▸ What you will do
Write the entries below out again in full. Match every character.

▸ Material for the task
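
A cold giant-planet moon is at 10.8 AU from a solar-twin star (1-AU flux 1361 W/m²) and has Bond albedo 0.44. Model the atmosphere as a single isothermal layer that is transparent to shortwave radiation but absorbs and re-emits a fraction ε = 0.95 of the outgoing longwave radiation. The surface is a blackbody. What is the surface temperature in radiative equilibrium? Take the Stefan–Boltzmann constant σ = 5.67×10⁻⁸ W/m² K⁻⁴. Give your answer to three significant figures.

86.1 K

By the inverse-square law, S = 1361/10.8² = 11.67 W/m².
Effective emission temperature (TOA balance): σT_e⁴ = S(1−α)/4 = 1.634 W/m² → T_e = 73.26 K.
The surface balance (absorbed SW + ε·downward IR = σT_s⁴) with T_a⁴ = T_s⁴/2 reduces to T_s = T_e·[2/(2−ε)]^¼ = 86.07 K.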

▸ Response
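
A cold giant-planet moon is at 10.8 AU from a solar-twin star (1-AU flux 1361 W/m²) and has Bond albedo 0.44. Model the atmosphere as a single isothermal layer that is transparent to shortwave radiation but absorbs and re-emits a fraction ε = 0.95 of the outgoing longwave radiation. The surface is a blackbody. What is the surface temperature in radiative equilibrium? Take the Stefan–Boltzmann constant σ = 5.67×10⁻⁸ W/m² K⁻⁴. Give your answer to three significant figures.

86.1 K

By the inverse-square law, S = 1361/10.8² = 11.67 W/m².
Effective emission temperature (TOA balance): σT_e⁴ = S(1−α)/4 = 1.634 W/m² → T_e = 73.26 K.
The surface balance (absorbed SW + ε·downward IR = σT_s⁴) with T_a⁴ = T_s⁴/2 reduces to T_s = T_e·[2/(2−ε)]^¼ = 86.07 K.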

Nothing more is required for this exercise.